◆ Work order
Return the lines below exactly as they appear, please, starting with the first and ending with the one that contains "Let u(x) = 5*sin(2*x) - 3*cos(x) on (0, π).".

*** Records provided Section Begins ***

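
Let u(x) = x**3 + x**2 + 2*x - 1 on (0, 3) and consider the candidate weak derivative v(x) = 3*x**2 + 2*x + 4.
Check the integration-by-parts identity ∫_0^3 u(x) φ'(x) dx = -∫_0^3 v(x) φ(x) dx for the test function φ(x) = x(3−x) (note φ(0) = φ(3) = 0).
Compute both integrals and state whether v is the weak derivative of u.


LHS = -1179/20, RHS = -1359/20. No, v is not the weak derivative of u.

u(x) = x**3 + x**2 + 2*x - 1, classical derivative u'(x) = 3*x**2 + 2*x + 2.
φ(x) = x(3−x), so φ'(x) = 3 - 2*x.
Note φ(0) = φ(3) = 0, so the boundary term u·φ vanishes.
LHS = ∫_0^3 u(x) φ'(x) dx = ∫_0^3 (-2*x^4 + x^3 - x^2 + 8*x - 3) dx. Term by term:
  ∫_0^3 -2*x^4 dx = -486/5;  ∫_0^3 x^3 dx = 81/4;  ∫_0^3 -x^2 dx = -9;
  ∫_0^3 8*x dx = 36;  ∫_0^3 -3 dx = -9.
Sum: -486/5 + 81/4 − 9 + 36 − 9 = -1179/20.
So LHS = -1179/20.
∫_0^3 v(x) φ(x) dx = ∫_0^3 (-3*x^4 + 7*x^3 + 2*x^2 + 12*x) dx. Term by term:
  ∫_0^3 -3*x^4 dx = -729/5;  ∫_0^3 7*x^3 dx = 567/4;  ∫_0^3 2*x^2 dx = 18;
  ∫_0^3 12*x dx = 54.
Sum: -729/5 + 567/4 + 18 + 54 = 1359/20.
So RHS = -∫_0^3 v(x) φ(x) dx = -1359/20.
LHS − RHS = 9 ≠ 0, so the identity fails.
(For a valid weak derivative the identity must hold for EVERY test function, in particular this one. The failure shows v is NOT the weak derivative of u.)
Correct weak derivative would be u'(x) = 3*x**2 + 2*x + 2.


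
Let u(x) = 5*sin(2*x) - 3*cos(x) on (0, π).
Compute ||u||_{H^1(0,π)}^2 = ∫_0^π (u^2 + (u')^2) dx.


||u||_{H^1(0,π)}^2 = -80 + 143*π/2

u'(x) = 3*sin(x) + 10*cos(2*x).
Expand u² and (u')² and integrate term by term on (0, π), using: for integers n ≥ 1, ∫_0^π sin²(nx) dx = ∫_0^π cos²(nx) dx = π/2; for n ≠ n', ∫_0^π sin(nx)sin(n'x) dx = ∫_0^π cos(nx)cos(n'x) dx = 0; and by product-to-sum, ∫_0^π sin(nx)cos(n'x) dx = ½∫_0^π [sin((n+n')x) + sin((n−n')x)] dx, which is 0 when n+n' is even and 2n/(n²−n'²) when n+n' is odd (it need not vanish on (0, π)).
  u² squared terms: (-3)²·∫cos(x)² dx = 9·π/2 = 9*π/2;  (5)²·∫sin(2x)² dx = 25·π/2 = 25*π/2.
  u² cross terms: 2·(-3)·(5)·∫cos(x)·sin(2x) dx = -30·(4/3) = -40.
  So ∫_0^π u² dx = 9*π/2 + 25*π/2 − 40 = -40 + 17*π.
  (u')² squared terms: (3)²·∫sin(x)² dx = 9·π/2 = 9*π/2;  (10)²·∫cos(2x)² dx = 100·π/2 = 50*π.
  (u')² cross terms: 2·(3)·(10)·∫sin(x)·cos(2x) dx = 60·(-2/3) = -40.
  So ∫_0^π (u')² dx = 9*π/2 + 50*π − 40 = -40 + 109*π/2.
||u||_{H^1}^2 = (-40 + 17*π) + (-40 + 109*π/2) = -80 + 143*π/2.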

*** Records provided Section Ends ***

◆ Written solution
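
Let u(x) = x**3 + x**2 + 2*x - 1 on (0, 3) and consider the candidate weak derivative v(x) = 3*x**2 + 2*x + 4.
Check the integration-by-parts identity ∫_0^3 u(x) φ'(x) dx = -∫_0^3 v(x) φ(x) dx for the test function φ(x) = x(3−x) (note φ(0) = φ(3) = 0).
Compute both integrals and state whether v is the weak derivative of u.


LHS = -1179/20, RHS = -1359/20. No, v is not the weak derivative of u.

u(x) = x**3 + x**2 + 2*x - 1, classical derivative u'(x) = 3*x**2 + 2*x + 2.
φ(x) = x(3−x), so φ'(x) = 3 - 2*x.
Note φ(0) = φ(3) = 0, so the boundary term u·φ vanishes.
LHS = ∫_0^3 u(x) φ'(x) dx = ∫_0^3 (-2*x^4 + x^3 - x^2 + 8*x - 3) dx. Term by term:
  ∫_0^3 -2*x^4 dx = -486/5;  ∫_0^3 x^3 dx = 81/4;  ∫_0^3 -x^2 dx = -9;
  ∫_0^3 8*x dx = 36;  ∫_0^3 -3 dx = -9.
Sum: -486/5 + 81/4 − 9 + 36 − 9 = -1179/20.
So LHS = -1179/20.
∫_0^3 v(x) φ(x) dx = ∫_0^3 (-3*x^4 + 7*x^3 + 2*x^2 + 12*x) dx. Term by term:
  ∫_0^3 -3*x^4 dx = -729/5;  ∫_0^3 7*x^3 dx = 567/4;  ∫_0^3 2*x^2 dx = 18;
  ∫_0^3 12*x dx = 54.
Sum: -729/5 + 567/4 + 18 + 54 = 1359/20.
So RHS = -∫_0^3 v(x) φ(x) dx = -1359/20.
LHS − RHS = 9 ≠ 0, so the identity fails.
(For a valid weak derivative the identity must hold for EVERY test function, in particular this one. The failure shows v is NOT the weak derivative of u.)
Correct weak derivative would be u'(x) = 3*x**2 + 2*x + 2.


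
Let u(x) = 5*sin(2*x) - 3*cos(x) on (0, π).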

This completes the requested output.